----- Source material
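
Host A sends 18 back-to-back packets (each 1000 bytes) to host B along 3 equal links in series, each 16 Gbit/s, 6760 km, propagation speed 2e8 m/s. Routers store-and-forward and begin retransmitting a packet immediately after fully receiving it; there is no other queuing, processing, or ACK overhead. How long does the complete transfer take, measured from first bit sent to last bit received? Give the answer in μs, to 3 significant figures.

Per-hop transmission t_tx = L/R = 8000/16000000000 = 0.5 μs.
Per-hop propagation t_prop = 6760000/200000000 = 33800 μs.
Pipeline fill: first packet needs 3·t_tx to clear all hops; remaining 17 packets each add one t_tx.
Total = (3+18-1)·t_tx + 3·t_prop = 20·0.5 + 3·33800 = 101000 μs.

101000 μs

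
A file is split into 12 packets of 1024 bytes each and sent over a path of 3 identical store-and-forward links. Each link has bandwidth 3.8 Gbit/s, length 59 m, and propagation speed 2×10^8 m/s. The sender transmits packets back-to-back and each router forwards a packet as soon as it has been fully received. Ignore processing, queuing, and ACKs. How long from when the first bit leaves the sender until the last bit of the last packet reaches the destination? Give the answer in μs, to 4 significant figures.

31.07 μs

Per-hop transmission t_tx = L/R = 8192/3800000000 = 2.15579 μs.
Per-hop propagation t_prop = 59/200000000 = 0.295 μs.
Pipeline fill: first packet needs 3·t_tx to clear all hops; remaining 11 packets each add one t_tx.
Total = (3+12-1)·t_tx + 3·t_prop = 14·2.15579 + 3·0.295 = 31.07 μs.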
----------
----- Source material
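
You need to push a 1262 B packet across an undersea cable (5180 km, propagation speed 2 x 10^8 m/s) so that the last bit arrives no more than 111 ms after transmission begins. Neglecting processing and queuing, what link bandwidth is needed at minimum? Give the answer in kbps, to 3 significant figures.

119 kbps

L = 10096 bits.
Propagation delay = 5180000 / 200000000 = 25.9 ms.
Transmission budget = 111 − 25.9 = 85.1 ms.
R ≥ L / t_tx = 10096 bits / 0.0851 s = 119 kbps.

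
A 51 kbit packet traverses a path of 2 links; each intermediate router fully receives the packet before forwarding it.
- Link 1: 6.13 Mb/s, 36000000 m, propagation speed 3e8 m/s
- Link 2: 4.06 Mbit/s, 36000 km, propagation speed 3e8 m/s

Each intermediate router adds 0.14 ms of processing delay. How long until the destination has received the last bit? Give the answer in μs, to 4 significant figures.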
----------
----- Source material
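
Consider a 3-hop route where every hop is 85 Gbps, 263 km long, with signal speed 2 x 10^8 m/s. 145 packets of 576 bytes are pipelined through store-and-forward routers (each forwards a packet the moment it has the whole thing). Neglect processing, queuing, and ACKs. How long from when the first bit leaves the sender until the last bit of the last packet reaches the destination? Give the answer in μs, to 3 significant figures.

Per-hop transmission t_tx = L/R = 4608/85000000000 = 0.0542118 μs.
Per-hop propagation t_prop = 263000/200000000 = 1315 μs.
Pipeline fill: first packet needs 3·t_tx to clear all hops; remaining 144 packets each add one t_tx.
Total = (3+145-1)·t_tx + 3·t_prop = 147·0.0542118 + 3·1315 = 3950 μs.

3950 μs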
----------
[Action item] After locating the line with "- Link 2: 4.06" above, return that line and every later line through the one with "Each intermediate router adds", word for word and with nothing else.

[Output of the exercise]
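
- Link 2: 4.06 Mbit/s, 36000 km, propagation speed 3e8 m/s

Each intermediate router adds 0.14 ms of processing delay. How long until the destination has received the last bit? Give the answer in μs, to 4 significant figures.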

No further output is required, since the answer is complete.